Start at the top of the records below and copy them exactly to the end.
── THE INPUT
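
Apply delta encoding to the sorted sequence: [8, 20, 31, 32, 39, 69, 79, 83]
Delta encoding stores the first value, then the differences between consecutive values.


First value: 8
Deltas:
  20 - 8 = 12
  31 - 20 = 11
  32 - 31 = 1
  39 - 32 = 7
  69 - 39 = 30
  79 - 69 = 10
  83 - 79 = 4


Delta encoded: [8, 12, 11, 1, 7, 30, 10, 4]


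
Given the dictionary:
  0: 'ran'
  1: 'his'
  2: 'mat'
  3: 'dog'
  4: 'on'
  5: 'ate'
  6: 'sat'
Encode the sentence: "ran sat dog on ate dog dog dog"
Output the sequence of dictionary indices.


Look up each word in the dictionary:
  'ran' -> 0
  'sat' -> 6
  'dog' -> 3
  'on' -> 4
  'ate' -> 5
  'dog' -> 3
  'dog' -> 3
  'dog' -> 3

Encoded: [0, 6, 3, 4, 5, 3, 3, 3]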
────
SOLUTION FOR THIS EXERCISE:
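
Apply delta encoding to the sorted sequence: [8, 20, 31, 32, 39, 69, 79, 83]
Delta encoding stores the first value, then the differences between consecutive values.


First value: 8
Deltas:
  20 - 8 = 12
  31 - 20 = 11
  32 - 31 = 1
  39 - 32 = 7
  69 - 39 = 30
  79 - 69 = 10
  83 - 79 = 4


Delta encoded: [8, 12, 11, 1, 7, 30, 10, 4]


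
Given the dictionary:
  0: 'ran'
  1: 'his'
  2: 'mat'
  3: 'dog'
  4: 'on'
  5: 'ate'
  6: 'sat'
Encode the sentence: "ran sat dog on ate dog dog dog"
Output the sequence of dictionary indices.


Look up each word in the dictionary:
  'ran' -> 0
  'sat' -> 6
  'dog' -> 3
  'on' -> 4
  'ate' -> 5
  'dog' -> 3
  'dog' -> 3
  'dog' -> 3

Encoded: [0, 6, 3, 4, 5, 3, 3, 3]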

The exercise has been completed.